- [Material to process]
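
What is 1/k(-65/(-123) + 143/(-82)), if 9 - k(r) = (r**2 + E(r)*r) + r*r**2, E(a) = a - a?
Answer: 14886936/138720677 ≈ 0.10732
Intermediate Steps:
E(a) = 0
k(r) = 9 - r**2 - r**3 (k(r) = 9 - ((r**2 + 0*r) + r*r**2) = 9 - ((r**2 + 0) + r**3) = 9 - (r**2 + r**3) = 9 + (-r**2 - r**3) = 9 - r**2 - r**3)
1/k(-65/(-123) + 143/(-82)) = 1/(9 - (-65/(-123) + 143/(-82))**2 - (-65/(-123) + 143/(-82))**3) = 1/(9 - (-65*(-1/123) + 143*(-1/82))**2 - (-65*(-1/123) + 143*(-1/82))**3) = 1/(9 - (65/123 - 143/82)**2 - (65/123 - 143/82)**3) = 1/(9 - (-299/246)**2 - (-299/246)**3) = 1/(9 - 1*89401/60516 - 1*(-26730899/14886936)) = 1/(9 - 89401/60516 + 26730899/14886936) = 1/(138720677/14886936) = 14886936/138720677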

* * *

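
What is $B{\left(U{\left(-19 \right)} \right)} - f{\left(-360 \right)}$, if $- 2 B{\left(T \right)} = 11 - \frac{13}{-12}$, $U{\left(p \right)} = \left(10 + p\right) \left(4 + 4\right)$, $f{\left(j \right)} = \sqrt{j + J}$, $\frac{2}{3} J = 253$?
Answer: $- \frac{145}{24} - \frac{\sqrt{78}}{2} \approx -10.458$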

--

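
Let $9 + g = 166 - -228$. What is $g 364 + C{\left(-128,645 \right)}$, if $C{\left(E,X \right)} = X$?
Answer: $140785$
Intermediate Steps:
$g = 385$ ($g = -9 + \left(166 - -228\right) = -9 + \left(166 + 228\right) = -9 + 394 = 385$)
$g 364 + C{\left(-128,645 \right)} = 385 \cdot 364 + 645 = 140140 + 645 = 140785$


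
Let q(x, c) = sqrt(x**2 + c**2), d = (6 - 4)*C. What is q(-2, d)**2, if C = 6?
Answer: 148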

- [Work required] In the entries above, one line contains "What is 1/k(-65/(-123)" and another contains "Answer: 14886936/138720677 ≈ 0.10732". Reproduce exactly those two lines and the lines between them, nothing else.

- [Exercise answer]
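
What is 1/k(-65/(-123) + 143/(-82)), if 9 - k(r) = (r**2 + E(r)*r) + r*r**2, E(a) = a - a?
Answer: 14886936/138720677 ≈ 0.10732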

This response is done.